Action item
All entries below are to be returned in full, exactly as they stand.
··· Available records
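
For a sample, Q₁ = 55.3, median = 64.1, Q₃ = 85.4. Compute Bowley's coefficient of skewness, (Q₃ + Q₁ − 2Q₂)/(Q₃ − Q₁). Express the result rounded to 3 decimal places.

numerator: Q₃ + Q₁ − 2Q₂ = 85.4 + 55.3 − 2×64.1 = 12.5000
denominator: Q₃ − Q₁ = 85.4 − 55.3 = 30.1000
Bowley skewness = 12.5000 / 30.1000 ≈ 0.415

0.415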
······
Output for this task
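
For a sample, Q₁ = 55.3, median = 64.1, Q₃ = 85.4. Compute Bowley's coefficient of skewness, (Q₃ + Q₁ − 2Q₂)/(Q₃ − Q₁). Express the result rounded to 3 decimal places.

numerator: Q₃ + Q₁ − 2Q₂ = 85.4 + 55.3 − 2×64.1 = 12.5000
denominator: Q₃ − Q₁ = 85.4 − 55.3 = 30.1000
Bowley skewness = 12.5000 / 30.1000 ≈ 0.415

0.415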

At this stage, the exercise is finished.